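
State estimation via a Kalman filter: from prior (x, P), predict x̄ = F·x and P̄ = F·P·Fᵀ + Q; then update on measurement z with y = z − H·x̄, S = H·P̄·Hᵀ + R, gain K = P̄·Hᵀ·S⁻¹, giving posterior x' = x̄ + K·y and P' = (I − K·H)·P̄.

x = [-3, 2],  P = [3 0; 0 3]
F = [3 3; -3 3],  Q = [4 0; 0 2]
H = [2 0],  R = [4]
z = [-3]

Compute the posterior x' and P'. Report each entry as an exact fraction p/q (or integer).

x' = [-90/59, 15]
P' = [58/59 0; 0 56]

x̄ = F·x = [-3, 15]
P̄ = F·P·Fᵀ + Q = [58 0; 0 56]
y = z − H·x̄ = [3]
S = H·P̄·Hᵀ + R = [236]
K = P̄·Hᵀ·S⁻¹ = [29/59; 0]
x' = x̄ + K·y = [-90/59, 15]
P' = (I − K·H)·P̄ = [58/59 0; 0 56]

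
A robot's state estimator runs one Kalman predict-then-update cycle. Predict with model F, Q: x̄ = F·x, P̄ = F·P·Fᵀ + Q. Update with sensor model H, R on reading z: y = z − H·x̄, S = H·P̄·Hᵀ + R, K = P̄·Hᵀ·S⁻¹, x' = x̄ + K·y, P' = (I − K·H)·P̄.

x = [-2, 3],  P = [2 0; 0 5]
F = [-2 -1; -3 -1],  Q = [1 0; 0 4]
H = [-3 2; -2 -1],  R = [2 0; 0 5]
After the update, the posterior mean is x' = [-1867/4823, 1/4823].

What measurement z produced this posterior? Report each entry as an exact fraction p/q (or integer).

x̄ = F·x = [1, 3]
P̄ = F·P·Fᵀ + Q = [14 17; 17 27]
S = H·P̄·Hᵀ + R = [32 13; 13 156]
K = P̄·Hᵀ·S⁻¹ = [-51/371 -1336/4823; 97/371 -1991/4823]
x' − x̄ = [-6690/4823, -14468/4823] = K·y
y = (KᵀK)⁻¹·Kᵀ·(x' − x̄) = [-2, 6]
z = y + H·x̄ = [-2, 6] + [3, -5] = [1, 1]

z = [1, 1]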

| Task to carry out |
Taking the entries above, print exactly the lines starting at the line with "Compute the posterior" and ending at the line with "After the update, the", both included.

| The answer |
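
Compute the posterior x' and P'. Report each entry as an exact fraction p/q (or integer).

x' = [-90/59, 15]
P' = [58/59 0; 0 56]

x̄ = F·x = [-3, 15]
P̄ = F·P·Fᵀ + Q = [58 0; 0 56]
y = z − H·x̄ = [3]
S = H·P̄·Hᵀ + R = [236]
K = P̄·Hᵀ·S⁻¹ = [29/59; 0]
x' = x̄ + K·y = [-90/59, 15]
P' = (I − K·H)·P̄ = [58/59 0; 0 56]

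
A robot's state estimator runs one Kalman predict-then-update cycle. Predict with model F, Q: x̄ = F·x, P̄ = F·P·Fᵀ + Q. Update with sensor model H, R on reading z: y = z − H·x̄, S = H·P̄·Hᵀ + R, K = P̄·Hᵀ·S⁻¹, x' = x̄ + K·y, P' = (I − K·H)·P̄.

x = [-2, 3],  P = [2 0; 0 5]
F = [-2 -1; -3 -1],  Q = [1 0; 0 4]
H = [-3 2; -2 -1],  R = [2 0; 0 5]
After the update, the posterior mean is x' = [-1867/4823, 1/4823].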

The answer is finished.